* What to produce *
Isolate every line in the records below with "rules" in it.

* Task inputs *

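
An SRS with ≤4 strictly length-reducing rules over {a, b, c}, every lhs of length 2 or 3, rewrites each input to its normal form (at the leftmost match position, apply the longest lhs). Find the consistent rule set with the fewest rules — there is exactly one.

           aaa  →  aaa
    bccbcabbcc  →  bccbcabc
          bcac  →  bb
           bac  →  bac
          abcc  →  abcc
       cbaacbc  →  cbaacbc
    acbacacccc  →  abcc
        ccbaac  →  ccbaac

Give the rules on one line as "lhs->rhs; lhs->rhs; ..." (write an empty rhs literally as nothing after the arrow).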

* Written solution *
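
An SRS with ≤4 strictly length-reducing rules over {a, b, c}, every lhs of length 2 or 3, rewrites each input to its normal form (at the leftmost match position, apply the longest lhs). Find the consistent rule set with the fewest rules — there is exactly one.
Give the rules on one line as "lhs->rhs; lhs->rhs; ..." (write an empty rhs literally as nothing after the arrow).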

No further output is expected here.